* **WHAT IS BEING ASKED**
Tally how many lines in the data below include "must", then please reply with only that figure.

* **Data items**
————
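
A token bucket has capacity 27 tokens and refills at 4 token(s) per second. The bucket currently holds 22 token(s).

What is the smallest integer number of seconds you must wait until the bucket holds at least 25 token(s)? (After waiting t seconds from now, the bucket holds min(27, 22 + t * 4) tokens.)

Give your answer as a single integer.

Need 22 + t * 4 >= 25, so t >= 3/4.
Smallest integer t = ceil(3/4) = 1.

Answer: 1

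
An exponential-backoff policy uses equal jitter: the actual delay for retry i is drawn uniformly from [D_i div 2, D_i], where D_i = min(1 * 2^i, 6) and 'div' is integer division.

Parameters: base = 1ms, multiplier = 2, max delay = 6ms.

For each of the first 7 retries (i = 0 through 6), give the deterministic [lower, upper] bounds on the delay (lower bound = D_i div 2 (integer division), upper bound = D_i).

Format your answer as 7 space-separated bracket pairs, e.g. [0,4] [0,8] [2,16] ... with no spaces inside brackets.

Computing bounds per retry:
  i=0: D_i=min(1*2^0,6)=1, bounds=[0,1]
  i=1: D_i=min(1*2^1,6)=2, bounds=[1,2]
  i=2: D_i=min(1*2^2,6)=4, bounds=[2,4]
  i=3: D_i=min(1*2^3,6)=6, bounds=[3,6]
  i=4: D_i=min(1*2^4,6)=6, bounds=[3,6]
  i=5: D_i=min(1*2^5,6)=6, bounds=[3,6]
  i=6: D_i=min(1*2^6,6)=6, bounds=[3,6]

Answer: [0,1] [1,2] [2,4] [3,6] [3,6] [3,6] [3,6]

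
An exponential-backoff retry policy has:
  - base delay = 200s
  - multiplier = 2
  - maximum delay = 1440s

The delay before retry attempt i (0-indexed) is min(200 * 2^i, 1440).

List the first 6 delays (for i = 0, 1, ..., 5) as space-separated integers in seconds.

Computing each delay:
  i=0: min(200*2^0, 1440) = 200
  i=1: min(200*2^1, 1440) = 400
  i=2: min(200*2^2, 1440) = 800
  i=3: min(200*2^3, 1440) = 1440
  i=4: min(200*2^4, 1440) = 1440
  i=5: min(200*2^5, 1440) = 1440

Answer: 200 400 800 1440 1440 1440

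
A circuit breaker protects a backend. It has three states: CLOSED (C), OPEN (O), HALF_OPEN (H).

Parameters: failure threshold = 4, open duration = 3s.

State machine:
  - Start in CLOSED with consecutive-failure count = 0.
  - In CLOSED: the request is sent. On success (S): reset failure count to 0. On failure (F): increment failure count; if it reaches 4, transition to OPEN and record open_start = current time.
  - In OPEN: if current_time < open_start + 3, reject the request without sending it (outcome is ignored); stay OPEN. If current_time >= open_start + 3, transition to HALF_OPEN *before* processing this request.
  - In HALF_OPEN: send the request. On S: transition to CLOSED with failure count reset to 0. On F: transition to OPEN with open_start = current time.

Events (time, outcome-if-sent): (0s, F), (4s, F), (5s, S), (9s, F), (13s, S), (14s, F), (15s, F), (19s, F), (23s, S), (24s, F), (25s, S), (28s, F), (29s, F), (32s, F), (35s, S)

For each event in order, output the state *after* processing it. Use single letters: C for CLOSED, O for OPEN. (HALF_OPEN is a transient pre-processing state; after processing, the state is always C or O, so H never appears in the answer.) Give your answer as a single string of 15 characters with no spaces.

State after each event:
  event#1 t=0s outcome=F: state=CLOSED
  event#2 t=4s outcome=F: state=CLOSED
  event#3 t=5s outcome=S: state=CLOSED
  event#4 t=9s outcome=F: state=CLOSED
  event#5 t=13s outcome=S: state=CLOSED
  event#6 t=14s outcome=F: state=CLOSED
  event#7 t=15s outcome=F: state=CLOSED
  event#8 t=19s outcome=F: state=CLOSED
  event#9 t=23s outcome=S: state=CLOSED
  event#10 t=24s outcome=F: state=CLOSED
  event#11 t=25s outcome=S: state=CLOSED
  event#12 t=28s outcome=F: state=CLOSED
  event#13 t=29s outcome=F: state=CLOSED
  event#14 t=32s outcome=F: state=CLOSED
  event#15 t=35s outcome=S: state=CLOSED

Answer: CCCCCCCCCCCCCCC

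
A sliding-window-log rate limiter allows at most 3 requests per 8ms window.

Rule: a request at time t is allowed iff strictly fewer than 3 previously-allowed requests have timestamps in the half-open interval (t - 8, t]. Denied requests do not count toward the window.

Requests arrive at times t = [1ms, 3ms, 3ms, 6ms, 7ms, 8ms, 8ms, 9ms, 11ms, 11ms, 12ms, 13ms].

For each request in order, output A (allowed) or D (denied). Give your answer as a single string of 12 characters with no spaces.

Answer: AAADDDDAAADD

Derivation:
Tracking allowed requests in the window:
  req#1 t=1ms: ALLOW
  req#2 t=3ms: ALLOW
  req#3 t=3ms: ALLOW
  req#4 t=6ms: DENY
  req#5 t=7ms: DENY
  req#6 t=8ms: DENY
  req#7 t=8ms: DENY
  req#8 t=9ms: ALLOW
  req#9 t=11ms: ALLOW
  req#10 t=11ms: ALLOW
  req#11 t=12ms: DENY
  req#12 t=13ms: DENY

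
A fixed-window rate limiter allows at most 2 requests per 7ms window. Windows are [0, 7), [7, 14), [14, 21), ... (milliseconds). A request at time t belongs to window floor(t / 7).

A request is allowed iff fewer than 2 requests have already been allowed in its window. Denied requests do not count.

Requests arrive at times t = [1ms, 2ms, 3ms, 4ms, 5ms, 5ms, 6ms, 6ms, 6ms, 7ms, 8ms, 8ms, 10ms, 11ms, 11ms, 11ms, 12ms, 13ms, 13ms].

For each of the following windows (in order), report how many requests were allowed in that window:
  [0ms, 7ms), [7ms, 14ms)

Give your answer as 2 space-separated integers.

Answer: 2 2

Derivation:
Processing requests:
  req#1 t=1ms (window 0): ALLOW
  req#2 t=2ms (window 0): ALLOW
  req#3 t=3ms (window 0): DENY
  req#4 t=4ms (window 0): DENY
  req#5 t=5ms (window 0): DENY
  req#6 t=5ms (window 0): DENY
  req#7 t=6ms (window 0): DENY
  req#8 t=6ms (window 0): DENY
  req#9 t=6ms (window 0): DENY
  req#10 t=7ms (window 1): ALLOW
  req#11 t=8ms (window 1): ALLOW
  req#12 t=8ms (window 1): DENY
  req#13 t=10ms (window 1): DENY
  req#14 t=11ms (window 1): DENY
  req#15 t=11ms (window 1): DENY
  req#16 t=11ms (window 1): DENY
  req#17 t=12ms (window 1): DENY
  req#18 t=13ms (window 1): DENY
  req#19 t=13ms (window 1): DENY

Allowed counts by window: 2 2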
————
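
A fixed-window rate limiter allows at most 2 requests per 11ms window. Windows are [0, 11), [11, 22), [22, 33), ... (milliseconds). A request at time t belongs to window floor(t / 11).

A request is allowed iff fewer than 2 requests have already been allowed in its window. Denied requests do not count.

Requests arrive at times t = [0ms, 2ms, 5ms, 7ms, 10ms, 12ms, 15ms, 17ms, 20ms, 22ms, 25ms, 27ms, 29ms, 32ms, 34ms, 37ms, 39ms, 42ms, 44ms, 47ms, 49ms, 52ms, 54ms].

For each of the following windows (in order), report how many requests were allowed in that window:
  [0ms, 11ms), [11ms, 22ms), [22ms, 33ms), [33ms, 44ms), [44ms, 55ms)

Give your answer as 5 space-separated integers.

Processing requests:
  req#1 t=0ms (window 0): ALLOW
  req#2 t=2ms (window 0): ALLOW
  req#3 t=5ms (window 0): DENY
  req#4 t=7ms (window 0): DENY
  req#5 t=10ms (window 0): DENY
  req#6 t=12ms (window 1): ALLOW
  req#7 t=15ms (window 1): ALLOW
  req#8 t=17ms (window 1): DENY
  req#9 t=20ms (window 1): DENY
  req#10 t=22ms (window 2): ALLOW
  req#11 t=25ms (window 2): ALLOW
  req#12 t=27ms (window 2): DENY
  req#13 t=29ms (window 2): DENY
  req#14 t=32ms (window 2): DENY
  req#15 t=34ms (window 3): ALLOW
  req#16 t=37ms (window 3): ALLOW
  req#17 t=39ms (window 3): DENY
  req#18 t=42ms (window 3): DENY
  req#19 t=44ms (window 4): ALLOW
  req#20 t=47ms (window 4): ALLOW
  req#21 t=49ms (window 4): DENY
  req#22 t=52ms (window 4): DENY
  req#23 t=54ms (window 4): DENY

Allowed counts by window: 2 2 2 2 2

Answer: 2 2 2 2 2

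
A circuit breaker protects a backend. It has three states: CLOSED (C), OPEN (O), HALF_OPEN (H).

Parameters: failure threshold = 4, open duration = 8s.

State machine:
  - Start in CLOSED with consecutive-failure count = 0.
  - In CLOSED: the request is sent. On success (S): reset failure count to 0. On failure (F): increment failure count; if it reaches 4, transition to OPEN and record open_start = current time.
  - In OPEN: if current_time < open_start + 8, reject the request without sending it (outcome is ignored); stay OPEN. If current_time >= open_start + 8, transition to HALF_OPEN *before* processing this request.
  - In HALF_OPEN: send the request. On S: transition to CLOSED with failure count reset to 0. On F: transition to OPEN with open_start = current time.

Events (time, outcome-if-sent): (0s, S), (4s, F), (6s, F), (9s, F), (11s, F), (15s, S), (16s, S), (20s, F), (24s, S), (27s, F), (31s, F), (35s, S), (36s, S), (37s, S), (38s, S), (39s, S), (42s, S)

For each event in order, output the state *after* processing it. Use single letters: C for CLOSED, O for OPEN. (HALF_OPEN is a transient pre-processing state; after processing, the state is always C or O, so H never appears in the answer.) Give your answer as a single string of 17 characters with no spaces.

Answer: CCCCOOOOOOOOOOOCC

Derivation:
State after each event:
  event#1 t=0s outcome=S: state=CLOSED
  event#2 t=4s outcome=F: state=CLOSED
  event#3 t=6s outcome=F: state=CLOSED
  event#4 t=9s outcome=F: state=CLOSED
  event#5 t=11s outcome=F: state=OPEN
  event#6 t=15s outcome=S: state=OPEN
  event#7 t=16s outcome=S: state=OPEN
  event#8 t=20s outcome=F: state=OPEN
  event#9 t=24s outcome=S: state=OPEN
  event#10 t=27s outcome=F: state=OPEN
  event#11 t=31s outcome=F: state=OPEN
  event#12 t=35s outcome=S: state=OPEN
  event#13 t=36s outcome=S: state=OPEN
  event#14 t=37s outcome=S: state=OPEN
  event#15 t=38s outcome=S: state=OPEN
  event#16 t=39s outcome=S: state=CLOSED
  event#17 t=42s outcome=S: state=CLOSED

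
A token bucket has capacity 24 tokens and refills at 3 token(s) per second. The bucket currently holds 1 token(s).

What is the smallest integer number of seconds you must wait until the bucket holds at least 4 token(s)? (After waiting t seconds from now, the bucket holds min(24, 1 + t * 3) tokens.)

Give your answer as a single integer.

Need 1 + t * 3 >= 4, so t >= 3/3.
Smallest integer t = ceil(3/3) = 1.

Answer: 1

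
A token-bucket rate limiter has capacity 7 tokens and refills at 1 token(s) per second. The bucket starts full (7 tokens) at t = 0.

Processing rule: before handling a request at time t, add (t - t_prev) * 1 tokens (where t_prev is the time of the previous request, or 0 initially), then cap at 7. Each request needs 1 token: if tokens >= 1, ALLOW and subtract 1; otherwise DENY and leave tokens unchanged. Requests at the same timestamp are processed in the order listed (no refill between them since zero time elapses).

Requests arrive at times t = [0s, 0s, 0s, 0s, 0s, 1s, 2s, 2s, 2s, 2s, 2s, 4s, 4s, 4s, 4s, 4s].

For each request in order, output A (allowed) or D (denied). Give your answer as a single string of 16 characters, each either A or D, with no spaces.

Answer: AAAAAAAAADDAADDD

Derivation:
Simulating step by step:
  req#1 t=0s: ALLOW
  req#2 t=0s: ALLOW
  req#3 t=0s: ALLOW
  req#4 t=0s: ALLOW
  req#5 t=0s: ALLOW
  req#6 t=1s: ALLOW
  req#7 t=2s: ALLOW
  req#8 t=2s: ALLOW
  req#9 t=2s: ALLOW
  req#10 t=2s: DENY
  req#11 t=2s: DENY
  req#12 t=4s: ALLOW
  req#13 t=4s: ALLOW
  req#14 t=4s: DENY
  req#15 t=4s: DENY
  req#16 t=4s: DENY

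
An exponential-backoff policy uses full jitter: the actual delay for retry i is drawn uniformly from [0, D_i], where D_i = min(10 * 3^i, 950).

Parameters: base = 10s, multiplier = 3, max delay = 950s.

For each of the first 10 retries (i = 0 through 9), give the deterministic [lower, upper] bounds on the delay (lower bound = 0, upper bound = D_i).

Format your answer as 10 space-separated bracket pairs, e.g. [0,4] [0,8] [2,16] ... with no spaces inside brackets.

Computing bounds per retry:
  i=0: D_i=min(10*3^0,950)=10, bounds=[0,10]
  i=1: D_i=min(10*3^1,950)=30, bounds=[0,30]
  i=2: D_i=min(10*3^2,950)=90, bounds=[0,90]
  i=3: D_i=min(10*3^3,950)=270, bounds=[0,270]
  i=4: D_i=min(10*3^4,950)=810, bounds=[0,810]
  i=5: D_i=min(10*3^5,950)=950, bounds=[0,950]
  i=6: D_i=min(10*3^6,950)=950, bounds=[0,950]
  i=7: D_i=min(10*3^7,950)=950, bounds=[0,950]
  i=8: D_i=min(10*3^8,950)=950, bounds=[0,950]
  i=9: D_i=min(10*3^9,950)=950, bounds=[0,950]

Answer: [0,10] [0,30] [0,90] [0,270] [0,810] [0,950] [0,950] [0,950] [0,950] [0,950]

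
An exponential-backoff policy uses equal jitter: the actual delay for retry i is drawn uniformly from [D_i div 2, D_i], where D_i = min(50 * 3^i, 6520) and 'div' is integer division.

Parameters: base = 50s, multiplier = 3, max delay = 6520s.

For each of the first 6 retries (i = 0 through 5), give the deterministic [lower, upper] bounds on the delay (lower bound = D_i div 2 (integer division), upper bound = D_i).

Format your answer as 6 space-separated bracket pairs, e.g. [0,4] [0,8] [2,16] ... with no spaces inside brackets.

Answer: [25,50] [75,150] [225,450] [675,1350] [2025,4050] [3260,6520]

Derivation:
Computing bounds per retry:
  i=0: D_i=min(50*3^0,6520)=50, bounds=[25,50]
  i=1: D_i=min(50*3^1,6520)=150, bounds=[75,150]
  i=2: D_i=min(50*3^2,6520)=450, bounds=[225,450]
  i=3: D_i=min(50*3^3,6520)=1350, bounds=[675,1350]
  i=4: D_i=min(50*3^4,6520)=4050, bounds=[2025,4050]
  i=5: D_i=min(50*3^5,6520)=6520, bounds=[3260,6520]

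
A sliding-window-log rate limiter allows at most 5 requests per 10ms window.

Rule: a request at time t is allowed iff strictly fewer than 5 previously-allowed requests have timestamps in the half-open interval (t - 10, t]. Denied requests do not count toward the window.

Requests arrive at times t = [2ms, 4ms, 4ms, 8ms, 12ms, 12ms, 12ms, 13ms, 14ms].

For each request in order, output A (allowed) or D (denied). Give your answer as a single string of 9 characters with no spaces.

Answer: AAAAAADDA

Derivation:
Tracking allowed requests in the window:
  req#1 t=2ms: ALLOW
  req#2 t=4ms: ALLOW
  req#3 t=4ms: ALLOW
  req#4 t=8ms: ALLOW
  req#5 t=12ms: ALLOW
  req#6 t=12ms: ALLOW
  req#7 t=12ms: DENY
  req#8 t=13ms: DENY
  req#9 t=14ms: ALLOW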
————
* **RESPONSE**
2